:: Requirement ::
Give an exact copy of every entry.

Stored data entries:
= = =

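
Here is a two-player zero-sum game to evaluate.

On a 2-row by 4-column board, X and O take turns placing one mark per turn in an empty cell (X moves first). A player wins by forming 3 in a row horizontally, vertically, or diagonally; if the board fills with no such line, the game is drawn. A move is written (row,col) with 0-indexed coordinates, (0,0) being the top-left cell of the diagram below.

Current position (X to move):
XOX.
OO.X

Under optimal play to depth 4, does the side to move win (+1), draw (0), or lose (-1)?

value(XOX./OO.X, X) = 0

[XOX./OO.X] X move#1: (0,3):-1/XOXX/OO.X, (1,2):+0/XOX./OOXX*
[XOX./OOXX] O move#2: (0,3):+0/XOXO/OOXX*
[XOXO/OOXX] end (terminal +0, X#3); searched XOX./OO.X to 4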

= = =

:: Task response ::
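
Here is a two-player zero-sum game to evaluate.

On a 2-row by 4-column board, X and O take turns placing one mark per turn in an empty cell (X moves first). A player wins by forming 3 in a row horizontally, vertically, or diagonally; if the board fills with no such line, the game is drawn. A move is written (row,col) with 0-indexed coordinates, (0,0) being the top-left cell of the diagram below.

Current position (X to move):
XOX.
OO.X

Under optimal play to depth 4, does the side to move win (+1), draw (0), or lose (-1)?

value(XOX./OO.X, X) = 0

[XOX./OO.X] X move#1: (0,3):-1/XOXX/OO.X, (1,2):+0/XOX./OOXX*
[XOX./OOXX] O move#2: (0,3):+0/XOXO/OOXX*
[XOXO/OOXX] end (terminal +0, X#3); searched XOX./OO.X to 4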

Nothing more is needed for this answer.